Exercise brief ->
In the entries below, find each line with the word "dataset" and return it.

(Beginning of Supplied material)

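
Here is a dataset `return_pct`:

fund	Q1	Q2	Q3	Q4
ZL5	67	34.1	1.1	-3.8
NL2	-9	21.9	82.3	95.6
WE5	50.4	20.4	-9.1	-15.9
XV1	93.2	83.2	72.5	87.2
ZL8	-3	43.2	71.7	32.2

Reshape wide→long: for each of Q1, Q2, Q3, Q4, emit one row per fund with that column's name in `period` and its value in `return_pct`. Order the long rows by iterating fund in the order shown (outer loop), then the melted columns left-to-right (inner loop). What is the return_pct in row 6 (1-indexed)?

20 rows total (5 × 4). Row 6: index ⌊(6-1)/4⌋ = 1 into fund → NL2; (6-1) mod 4 = 1 into the melted columns → Q2.
So row 6 is (NL2, Q2, 21.9); return_pct = 21.9.

21.9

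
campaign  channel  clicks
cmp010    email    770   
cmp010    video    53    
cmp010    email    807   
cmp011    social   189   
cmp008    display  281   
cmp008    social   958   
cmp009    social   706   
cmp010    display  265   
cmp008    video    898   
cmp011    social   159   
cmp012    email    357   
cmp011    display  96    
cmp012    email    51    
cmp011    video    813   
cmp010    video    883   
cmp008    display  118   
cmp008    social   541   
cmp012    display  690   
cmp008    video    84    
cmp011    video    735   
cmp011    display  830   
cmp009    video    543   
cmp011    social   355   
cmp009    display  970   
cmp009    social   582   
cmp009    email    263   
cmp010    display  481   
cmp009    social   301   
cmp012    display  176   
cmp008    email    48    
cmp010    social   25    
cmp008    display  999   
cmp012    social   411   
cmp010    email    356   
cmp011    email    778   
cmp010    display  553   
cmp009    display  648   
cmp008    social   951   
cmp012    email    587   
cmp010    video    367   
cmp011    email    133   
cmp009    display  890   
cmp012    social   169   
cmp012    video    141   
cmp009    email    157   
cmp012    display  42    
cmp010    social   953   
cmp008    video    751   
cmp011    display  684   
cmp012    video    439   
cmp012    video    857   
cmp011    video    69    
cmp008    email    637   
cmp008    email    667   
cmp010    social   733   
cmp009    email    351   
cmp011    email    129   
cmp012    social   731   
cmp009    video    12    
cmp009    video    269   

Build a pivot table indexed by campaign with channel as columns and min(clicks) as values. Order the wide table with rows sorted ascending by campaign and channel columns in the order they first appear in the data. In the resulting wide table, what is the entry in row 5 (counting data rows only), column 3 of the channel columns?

169

With rows sorted ascending by campaign, row 5 is campaign=cmp012. channel columns in first-appearance order: email, video, social, display; column 3 is social.
Long rows with campaign=cmp012, channel=social: min(411, 169, 731) = 169.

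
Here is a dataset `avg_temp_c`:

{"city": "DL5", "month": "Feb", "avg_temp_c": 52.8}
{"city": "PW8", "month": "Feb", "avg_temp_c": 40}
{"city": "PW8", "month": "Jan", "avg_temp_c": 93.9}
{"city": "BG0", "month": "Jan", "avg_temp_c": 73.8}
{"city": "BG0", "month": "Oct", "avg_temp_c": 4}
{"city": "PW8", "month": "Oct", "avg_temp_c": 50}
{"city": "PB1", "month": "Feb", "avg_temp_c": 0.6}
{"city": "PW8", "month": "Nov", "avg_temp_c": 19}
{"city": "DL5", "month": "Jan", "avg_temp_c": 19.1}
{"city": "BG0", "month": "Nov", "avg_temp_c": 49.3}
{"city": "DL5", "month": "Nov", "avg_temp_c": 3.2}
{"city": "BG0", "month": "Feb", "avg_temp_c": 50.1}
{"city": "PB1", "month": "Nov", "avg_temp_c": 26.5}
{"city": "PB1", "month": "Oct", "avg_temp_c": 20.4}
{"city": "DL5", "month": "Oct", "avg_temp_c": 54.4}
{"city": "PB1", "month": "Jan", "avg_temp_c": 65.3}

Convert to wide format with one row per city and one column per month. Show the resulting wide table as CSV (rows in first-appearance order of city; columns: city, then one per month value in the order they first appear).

Columns: city plus the 4 distinct month values (Feb, Jan, Oct, Nov).
For example, row DL5 column Feb takes avg_temp_c=52.8 from the long row (DL5, Feb).

city,Feb,Jan,Oct,Nov
DL5,52.8,19.1,54.4,3.2
PW8,40,93.9,50,19
BG0,50.1,73.8,4,49.3
PB1,0.6,65.3,20.4,26.5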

(End of Supplied material)

Problem solution ->
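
Here is a dataset `return_pct`:
Here is a dataset `avg_temp_c`: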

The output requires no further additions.